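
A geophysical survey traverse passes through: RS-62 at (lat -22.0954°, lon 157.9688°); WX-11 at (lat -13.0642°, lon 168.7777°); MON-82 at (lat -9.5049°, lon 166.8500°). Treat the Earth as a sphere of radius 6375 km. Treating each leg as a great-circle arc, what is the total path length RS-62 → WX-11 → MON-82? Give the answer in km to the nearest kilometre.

RS-62→WX-11: c = 0.238939 rad, d = 1523.24 km
WX-11→MON-82: c = 0.070337 rad, d = 448.40 km
Total = 1523.24 + 448.40 = 1971.64 km

1972 km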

• _Exercise goal_
Go through the listing above and reproduce all of it exactly.

• _Finished task_
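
A geophysical survey traverse passes through: RS-62 at (lat -22.0954°, lon 157.9688°); WX-11 at (lat -13.0642°, lon 168.7777°); MON-82 at (lat -9.5049°, lon 166.8500°). Treat the Earth as a sphere of radius 6375 km. Treating each leg as a great-circle arc, what is the total path length RS-62 → WX-11 → MON-82? Give the answer in km to the nearest kilometre.

RS-62→WX-11: c = 0.238939 rad, d = 1523.24 km
WX-11→MON-82: c = 0.070337 rad, d = 448.40 km
Total = 1523.24 + 448.40 = 1971.64 km

1972 km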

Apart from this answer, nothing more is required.